╭─ RECORDS SUPPLIED

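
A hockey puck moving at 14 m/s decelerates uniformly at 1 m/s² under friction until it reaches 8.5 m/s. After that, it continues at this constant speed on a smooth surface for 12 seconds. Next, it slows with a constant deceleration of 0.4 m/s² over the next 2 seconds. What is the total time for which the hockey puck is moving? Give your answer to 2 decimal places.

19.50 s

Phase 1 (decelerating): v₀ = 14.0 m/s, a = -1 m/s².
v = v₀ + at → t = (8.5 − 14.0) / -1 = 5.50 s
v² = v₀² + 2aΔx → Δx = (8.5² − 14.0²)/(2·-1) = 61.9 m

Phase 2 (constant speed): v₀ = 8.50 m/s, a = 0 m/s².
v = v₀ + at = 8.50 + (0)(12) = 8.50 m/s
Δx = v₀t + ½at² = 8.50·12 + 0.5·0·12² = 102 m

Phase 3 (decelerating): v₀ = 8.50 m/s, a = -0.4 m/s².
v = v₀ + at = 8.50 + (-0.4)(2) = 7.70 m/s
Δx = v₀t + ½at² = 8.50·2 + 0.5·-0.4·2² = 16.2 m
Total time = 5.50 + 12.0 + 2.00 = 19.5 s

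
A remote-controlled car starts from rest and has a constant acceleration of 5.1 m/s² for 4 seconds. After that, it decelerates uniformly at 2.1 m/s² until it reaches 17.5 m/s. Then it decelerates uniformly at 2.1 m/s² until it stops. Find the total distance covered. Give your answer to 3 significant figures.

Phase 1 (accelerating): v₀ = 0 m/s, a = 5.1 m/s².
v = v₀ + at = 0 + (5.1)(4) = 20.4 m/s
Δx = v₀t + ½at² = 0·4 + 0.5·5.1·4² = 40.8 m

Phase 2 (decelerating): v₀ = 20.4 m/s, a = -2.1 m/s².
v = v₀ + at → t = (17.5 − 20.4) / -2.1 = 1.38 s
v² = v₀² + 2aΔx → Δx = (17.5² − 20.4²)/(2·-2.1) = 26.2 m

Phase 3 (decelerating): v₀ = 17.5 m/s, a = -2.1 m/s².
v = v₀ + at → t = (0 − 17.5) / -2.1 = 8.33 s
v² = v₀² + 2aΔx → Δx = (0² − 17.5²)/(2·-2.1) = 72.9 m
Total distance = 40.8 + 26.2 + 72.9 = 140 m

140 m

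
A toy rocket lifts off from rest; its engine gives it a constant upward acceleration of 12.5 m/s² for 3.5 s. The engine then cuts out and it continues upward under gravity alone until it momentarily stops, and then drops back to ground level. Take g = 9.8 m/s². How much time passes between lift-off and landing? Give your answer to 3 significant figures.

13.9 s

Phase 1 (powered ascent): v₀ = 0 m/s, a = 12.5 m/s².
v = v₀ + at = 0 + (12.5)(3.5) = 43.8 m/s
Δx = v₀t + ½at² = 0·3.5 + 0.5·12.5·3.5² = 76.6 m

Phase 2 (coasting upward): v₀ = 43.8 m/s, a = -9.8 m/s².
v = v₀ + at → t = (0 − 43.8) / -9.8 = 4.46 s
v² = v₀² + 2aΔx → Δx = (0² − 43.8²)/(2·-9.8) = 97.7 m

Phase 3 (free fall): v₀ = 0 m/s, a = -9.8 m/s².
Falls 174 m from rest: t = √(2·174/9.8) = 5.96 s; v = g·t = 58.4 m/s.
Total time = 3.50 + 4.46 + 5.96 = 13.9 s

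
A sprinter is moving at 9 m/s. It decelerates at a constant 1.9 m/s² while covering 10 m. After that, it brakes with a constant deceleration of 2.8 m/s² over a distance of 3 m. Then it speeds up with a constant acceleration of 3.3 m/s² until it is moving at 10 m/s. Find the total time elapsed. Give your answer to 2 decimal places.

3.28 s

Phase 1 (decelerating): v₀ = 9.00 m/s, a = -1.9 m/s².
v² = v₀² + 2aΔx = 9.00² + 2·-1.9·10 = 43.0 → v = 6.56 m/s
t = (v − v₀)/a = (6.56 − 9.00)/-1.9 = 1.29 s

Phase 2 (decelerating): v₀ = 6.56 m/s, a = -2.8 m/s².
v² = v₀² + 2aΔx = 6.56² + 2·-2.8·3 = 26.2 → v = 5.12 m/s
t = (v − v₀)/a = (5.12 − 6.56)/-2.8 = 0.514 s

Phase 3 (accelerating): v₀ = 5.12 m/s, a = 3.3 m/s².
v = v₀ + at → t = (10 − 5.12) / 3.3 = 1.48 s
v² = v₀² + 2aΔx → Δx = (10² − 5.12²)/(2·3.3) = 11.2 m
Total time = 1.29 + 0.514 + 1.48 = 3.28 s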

╰─

Every record shown above should be given back exactly.

ANSWER SECTION:
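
A hockey puck moving at 14 m/s decelerates uniformly at 1 m/s² under friction until it reaches 8.5 m/s. After that, it continues at this constant speed on a smooth surface for 12 seconds. Next, it slows with a constant deceleration of 0.4 m/s² over the next 2 seconds. What is the total time for which the hockey puck is moving? Give your answer to 2 decimal places.

19.50 s

Phase 1 (decelerating): v₀ = 14.0 m/s, a = -1 m/s².
v = v₀ + at → t = (8.5 − 14.0) / -1 = 5.50 s
v² = v₀² + 2aΔx → Δx = (8.5² − 14.0²)/(2·-1) = 61.9 m

Phase 2 (constant speed): v₀ = 8.50 m/s, a = 0 m/s².
v = v₀ + at = 8.50 + (0)(12) = 8.50 m/s
Δx = v₀t + ½at² = 8.50·12 + 0.5·0·12² = 102 m

Phase 3 (decelerating): v₀ = 8.50 m/s, a = -0.4 m/s².
v = v₀ + at = 8.50 + (-0.4)(2) = 7.70 m/s
Δx = v₀t + ½at² = 8.50·2 + 0.5·-0.4·2² = 16.2 m
Total time = 5.50 + 12.0 + 2.00 = 19.5 s

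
A remote-controlled car starts from rest and has a constant acceleration of 5.1 m/s² for 4 seconds. After that, it decelerates uniformly at 2.1 m/s² until it reaches 17.5 m/s. Then it decelerates uniformly at 2.1 m/s² until it stops. Find the total distance covered. Give your answer to 3 significant figures.

Phase 1 (accelerating): v₀ = 0 m/s, a = 5.1 m/s².
v = v₀ + at = 0 + (5.1)(4) = 20.4 m/s
Δx = v₀t + ½at² = 0·4 + 0.5·5.1·4² = 40.8 m

Phase 2 (decelerating): v₀ = 20.4 m/s, a = -2.1 m/s².
v = v₀ + at → t = (17.5 − 20.4) / -2.1 = 1.38 s
v² = v₀² + 2aΔx → Δx = (17.5² − 20.4²)/(2·-2.1) = 26.2 m

Phase 3 (decelerating): v₀ = 17.5 m/s, a = -2.1 m/s².
v = v₀ + at → t = (0 − 17.5) / -2.1 = 8.33 s
v² = v₀² + 2aΔx → Δx = (0² − 17.5²)/(2·-2.1) = 72.9 m
Total distance = 40.8 + 26.2 + 72.9 = 140 m

140 m

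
A toy rocket lifts off from rest; its engine gives it a constant upward acceleration of 12.5 m/s² for 3.5 s. The engine then cuts out and it continues upward under gravity alone until it momentarily stops, and then drops back to ground level. Take g = 9.8 m/s². How much time passes between lift-off and landing? Give your answer to 3 significant figures.

13.9 s

Phase 1 (powered ascent): v₀ = 0 m/s, a = 12.5 m/s².
v = v₀ + at = 0 + (12.5)(3.5) = 43.8 m/s
Δx = v₀t + ½at² = 0·3.5 + 0.5·12.5·3.5² = 76.6 m

Phase 2 (coasting upward): v₀ = 43.8 m/s, a = -9.8 m/s².
v = v₀ + at → t = (0 − 43.8) / -9.8 = 4.46 s
v² = v₀² + 2aΔx → Δx = (0² − 43.8²)/(2·-9.8) = 97.7 m

Phase 3 (free fall): v₀ = 0 m/s, a = -9.8 m/s².
Falls 174 m from rest: t = √(2·174/9.8) = 5.96 s; v = g·t = 58.4 m/s.
Total time = 3.50 + 4.46 + 5.96 = 13.9 s

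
A sprinter is moving at 9 m/s. It decelerates at a constant 1.9 m/s² while covering 10 m. After that, it brakes with a constant deceleration of 2.8 m/s² over a distance of 3 m. Then it speeds up with a constant acceleration of 3.3 m/s² until it is moving at 10 m/s. Find the total time elapsed. Give your answer to 2 decimal places.

3.28 s

Phase 1 (decelerating): v₀ = 9.00 m/s, a = -1.9 m/s².
v² = v₀² + 2aΔx = 9.00² + 2·-1.9·10 = 43.0 → v = 6.56 m/s
t = (v − v₀)/a = (6.56 − 9.00)/-1.9 = 1.29 s

Phase 2 (decelerating): v₀ = 6.56 m/s, a = -2.8 m/s².
v² = v₀² + 2aΔx = 6.56² + 2·-2.8·3 = 26.2 → v = 5.12 m/s
t = (v − v₀)/a = (5.12 − 6.56)/-2.8 = 0.514 s

Phase 3 (accelerating): v₀ = 5.12 m/s, a = 3.3 m/s².
v = v₀ + at → t = (10 − 5.12) / 3.3 = 1.48 s
v² = v₀² + 2aΔx → Δx = (10² − 5.12²)/(2·3.3) = 11.2 m
Total time = 1.29 + 0.514 + 1.48 = 3.28 s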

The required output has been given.